* _Your goal_: Repeat the entries word for word. Leave nothing out.

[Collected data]
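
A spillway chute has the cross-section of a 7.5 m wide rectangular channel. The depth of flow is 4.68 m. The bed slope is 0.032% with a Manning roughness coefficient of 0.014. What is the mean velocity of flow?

V = 2.08 m/s

Flow area A = b·y = 7.5 × 4.68 = 35.1 m². Wetted perimeter P = b + 2y = 7.5 + 2×4.68 = 16.86 m.
Hydraulic radius R = A/P = 35.1/16.86 = 2.082 m.
From Manning's equation, V = (1/n) R^(2/3) S^(1/2) = (1/0.014) × 2.082^(2/3) × 0.00032^(1/2) = 2.08 m/s.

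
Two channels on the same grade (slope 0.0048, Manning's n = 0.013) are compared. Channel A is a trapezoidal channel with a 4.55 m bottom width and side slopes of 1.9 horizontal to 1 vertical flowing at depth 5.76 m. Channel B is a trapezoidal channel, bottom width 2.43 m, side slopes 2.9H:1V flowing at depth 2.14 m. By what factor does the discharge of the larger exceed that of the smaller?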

* _Answer space_:
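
A spillway chute has the cross-section of a 7.5 m wide rectangular channel. The depth of flow is 4.68 m. The bed slope is 0.032% with a Manning roughness coefficient of 0.014. What is the mean velocity of flow?

V = 2.08 m/s

Flow area A = b·y = 7.5 × 4.68 = 35.1 m². Wetted perimeter P = b + 2y = 7.5 + 2×4.68 = 16.86 m.
Hydraulic radius R = A/P = 35.1/16.86 = 2.082 m.
From Manning's equation, V = (1/n) R^(2/3) S^(1/2) = (1/0.014) × 2.082^(2/3) × 0.00032^(1/2) = 2.08 m/s.

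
Two channels on the same grade (slope 0.0048, Manning's n = 0.013) are compared. Channel A is a trapezoidal channel with a 4.55 m bottom width and side slopes of 1.9 horizontal to 1 vertical flowing at depth 5.76 m. Channel B is a trapezoidal channel, bottom width 2.43 m, side slopes 2.9H:1V flowing at depth 2.14 m. By what factor does the discharge of the larger exceed that of the smaller?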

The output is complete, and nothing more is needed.